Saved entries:
--- START ---

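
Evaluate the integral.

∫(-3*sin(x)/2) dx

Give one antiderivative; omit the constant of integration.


Answer: 3*cos(x)/2.


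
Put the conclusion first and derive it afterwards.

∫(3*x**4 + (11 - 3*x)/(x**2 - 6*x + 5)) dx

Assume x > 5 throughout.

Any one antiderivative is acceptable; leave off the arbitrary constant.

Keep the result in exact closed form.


The answer is 3*x**5/5 - log(x - 5) - 2*log(x - 1).
Step 1. Rewrite: now ∫(3*x**4) dx + ∫((11 - 3*x)/(x**2 - 6*x + 5)) dx.
Step 2. Evaluate the standard form: now 3*x**5/5 + ∫((11 - 3*x)/(x**2 - 6*x + 5)) dx.
Step 3. Decompose ∫((11 - 3*x)/(x**2 - 6*x + 5)) dx by partial fractions, (11 - 3*x)/(x**2 - 6*x + 5) = -2/(x - 1) - 1/(x - 5): now 3*x**5/5 + ∫(-1/(x - 5)) dx + ∫(-2/(x - 1)) dx.
Step 4. Evaluate the standard form [assuming x > 1]: now 3*x**5/5 - 2*log(x - 1) + ∫(-1/(x - 5)) dx.
Step 5. Evaluate the standard form [assuming x > 5]: now 3*x**5/5 - log(x - 5) - 2*log(x - 1).
Answer: 3*x**5/5 - log(x - 5) - 2*log(x - 1).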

--- END ---

[Activity]: Up to and including the line with "Assume x > 5 throughout.", transcribe the entries above exactly, starting from their first line.

[Answer section]:
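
Evaluate the integral.

∫(-3*sin(x)/2) dx

Give one antiderivative; omit the constant of integration.


Answer: 3*cos(x)/2.


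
Put the conclusion first and derive it afterwards.

∫(3*x**4 + (11 - 3*x)/(x**2 - 6*x + 5)) dx

Assume x > 5 throughout.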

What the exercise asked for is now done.